**Exercise directions:** Repeat the lines from the line with "voice 0: G3:4 | E3:4" to the line with "voice 1: G4:4 | C4:4" in the listing below, keeping both end lines and adding nothing.

**Task inputs:**
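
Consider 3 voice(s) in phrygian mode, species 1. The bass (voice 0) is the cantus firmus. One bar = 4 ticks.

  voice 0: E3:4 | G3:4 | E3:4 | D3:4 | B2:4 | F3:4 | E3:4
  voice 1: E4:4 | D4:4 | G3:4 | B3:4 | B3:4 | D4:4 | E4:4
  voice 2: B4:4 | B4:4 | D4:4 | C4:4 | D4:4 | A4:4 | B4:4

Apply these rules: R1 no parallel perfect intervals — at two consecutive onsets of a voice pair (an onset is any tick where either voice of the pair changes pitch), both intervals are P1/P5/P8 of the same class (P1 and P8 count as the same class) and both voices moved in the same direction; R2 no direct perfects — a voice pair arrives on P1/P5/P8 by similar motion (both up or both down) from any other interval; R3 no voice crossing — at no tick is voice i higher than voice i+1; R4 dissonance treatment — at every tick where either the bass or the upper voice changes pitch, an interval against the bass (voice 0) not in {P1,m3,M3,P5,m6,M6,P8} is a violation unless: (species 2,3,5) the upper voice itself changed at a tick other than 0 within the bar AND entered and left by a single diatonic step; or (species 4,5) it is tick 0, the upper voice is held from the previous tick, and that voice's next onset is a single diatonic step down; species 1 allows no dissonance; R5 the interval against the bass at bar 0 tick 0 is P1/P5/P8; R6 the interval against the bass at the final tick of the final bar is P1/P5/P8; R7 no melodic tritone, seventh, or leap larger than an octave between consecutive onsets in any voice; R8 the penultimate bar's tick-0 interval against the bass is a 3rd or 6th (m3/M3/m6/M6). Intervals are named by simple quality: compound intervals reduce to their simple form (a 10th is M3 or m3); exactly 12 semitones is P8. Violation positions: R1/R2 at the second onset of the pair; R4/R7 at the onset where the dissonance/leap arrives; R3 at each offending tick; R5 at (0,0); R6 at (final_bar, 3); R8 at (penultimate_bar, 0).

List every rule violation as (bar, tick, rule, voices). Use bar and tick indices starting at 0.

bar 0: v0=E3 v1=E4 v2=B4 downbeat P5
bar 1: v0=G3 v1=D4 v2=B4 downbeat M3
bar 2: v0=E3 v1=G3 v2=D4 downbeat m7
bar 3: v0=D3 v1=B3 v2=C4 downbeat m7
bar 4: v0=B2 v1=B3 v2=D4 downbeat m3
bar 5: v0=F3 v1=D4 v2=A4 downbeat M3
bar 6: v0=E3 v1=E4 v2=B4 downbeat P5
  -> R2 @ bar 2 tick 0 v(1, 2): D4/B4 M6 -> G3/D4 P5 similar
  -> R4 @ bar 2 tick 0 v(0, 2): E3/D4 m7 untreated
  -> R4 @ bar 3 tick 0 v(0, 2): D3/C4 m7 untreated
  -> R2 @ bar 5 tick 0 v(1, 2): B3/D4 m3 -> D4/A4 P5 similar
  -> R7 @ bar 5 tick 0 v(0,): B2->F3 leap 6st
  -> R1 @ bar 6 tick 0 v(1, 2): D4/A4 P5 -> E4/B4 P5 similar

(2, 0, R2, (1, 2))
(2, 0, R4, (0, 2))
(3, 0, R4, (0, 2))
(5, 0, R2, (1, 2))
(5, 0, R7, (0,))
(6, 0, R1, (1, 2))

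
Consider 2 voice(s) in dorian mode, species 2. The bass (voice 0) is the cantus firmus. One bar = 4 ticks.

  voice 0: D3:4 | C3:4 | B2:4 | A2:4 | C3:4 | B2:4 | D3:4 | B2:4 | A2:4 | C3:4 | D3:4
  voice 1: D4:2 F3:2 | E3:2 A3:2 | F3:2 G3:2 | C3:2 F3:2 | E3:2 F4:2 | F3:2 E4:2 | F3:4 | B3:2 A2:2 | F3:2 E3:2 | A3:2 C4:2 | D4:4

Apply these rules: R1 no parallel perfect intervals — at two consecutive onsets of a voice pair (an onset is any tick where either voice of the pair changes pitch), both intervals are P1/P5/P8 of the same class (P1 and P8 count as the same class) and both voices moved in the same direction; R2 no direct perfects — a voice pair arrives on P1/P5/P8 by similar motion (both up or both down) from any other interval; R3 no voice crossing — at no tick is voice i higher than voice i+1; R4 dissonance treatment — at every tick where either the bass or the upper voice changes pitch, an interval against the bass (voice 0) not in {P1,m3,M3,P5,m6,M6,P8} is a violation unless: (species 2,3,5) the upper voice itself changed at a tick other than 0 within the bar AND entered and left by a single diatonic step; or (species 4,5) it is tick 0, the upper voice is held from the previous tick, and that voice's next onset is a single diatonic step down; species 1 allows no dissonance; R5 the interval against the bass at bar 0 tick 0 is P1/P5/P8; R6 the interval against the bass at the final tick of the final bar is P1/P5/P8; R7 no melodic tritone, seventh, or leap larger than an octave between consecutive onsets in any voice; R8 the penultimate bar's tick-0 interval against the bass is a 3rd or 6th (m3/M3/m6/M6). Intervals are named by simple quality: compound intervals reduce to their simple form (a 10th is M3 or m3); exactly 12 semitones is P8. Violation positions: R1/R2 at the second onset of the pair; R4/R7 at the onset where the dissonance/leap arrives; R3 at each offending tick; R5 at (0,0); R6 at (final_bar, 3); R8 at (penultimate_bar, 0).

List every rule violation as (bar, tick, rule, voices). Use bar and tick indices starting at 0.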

==

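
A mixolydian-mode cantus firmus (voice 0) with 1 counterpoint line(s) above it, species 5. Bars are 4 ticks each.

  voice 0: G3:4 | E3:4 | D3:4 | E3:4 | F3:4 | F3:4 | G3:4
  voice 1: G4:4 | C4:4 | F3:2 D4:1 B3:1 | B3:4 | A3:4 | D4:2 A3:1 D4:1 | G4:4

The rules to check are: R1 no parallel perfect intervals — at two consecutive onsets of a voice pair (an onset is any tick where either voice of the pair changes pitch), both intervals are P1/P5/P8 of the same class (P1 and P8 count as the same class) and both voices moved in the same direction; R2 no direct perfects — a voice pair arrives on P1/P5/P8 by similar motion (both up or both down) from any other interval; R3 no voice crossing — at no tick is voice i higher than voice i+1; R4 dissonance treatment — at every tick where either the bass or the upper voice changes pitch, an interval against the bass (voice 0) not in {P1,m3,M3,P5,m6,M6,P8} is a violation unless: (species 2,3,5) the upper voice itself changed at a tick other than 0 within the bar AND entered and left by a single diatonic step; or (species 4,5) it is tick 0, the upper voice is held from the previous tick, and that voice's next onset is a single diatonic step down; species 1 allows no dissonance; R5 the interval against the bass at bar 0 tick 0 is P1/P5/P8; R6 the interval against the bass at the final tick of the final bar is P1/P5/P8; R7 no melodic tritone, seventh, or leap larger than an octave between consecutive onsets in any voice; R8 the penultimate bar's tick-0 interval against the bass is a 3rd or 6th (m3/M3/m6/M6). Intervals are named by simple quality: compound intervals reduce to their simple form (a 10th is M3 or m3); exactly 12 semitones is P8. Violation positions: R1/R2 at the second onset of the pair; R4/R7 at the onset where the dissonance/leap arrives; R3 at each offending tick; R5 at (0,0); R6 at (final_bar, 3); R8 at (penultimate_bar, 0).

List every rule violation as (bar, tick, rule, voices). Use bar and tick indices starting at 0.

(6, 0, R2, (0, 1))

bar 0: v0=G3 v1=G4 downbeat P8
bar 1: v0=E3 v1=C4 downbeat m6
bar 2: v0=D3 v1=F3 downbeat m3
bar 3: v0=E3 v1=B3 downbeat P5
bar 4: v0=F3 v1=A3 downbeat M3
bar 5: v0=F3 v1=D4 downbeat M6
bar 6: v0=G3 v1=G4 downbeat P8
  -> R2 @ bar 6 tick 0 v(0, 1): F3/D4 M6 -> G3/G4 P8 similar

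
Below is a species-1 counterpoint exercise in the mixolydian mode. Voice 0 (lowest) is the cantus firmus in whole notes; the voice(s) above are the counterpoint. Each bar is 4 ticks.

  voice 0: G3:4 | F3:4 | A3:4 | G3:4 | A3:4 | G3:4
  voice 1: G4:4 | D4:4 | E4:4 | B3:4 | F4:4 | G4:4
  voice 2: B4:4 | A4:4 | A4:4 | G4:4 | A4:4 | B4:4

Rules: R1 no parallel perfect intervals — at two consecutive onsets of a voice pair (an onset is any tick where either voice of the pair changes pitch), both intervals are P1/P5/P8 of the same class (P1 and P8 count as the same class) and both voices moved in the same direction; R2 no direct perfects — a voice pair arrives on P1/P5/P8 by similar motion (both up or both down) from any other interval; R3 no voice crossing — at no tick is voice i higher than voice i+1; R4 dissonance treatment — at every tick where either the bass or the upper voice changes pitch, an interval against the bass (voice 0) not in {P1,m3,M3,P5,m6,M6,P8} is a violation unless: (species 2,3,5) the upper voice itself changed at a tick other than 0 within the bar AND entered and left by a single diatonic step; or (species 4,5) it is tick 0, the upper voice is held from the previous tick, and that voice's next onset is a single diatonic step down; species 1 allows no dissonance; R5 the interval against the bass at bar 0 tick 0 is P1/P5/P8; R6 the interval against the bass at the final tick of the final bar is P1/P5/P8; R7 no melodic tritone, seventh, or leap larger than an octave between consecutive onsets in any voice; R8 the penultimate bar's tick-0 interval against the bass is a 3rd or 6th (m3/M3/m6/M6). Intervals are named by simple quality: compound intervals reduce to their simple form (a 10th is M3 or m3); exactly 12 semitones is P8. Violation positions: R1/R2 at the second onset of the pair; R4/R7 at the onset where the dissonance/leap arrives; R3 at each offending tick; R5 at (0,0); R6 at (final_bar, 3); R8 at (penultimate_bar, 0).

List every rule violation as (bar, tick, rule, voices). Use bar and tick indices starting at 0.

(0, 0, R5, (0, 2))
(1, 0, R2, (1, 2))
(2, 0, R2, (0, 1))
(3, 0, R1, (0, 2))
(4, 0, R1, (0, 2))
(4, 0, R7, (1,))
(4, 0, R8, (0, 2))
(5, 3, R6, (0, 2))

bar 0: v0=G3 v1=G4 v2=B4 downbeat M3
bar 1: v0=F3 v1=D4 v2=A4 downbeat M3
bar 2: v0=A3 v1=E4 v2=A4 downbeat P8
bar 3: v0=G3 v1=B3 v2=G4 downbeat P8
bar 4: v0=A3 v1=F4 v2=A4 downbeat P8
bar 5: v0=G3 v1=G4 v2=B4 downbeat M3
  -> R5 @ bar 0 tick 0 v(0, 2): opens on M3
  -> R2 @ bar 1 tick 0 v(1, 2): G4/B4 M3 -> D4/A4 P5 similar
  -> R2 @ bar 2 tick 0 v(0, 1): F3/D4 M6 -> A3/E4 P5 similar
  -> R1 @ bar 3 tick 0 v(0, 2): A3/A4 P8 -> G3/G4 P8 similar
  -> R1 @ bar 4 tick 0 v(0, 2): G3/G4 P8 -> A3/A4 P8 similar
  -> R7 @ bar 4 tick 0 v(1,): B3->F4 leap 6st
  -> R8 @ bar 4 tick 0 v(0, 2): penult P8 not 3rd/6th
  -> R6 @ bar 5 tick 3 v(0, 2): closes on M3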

**Solution to this task:**
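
  voice 0: G3:4 | E3:4 | D3:4 | E3:4 | F3:4 | F3:4 | G3:4
  voice 1: G4:4 | C4:4 | F3:2 D4:1 B3:1 | B3:4 | A3:4 | D4:2 A3:1 D4:1 | G4:4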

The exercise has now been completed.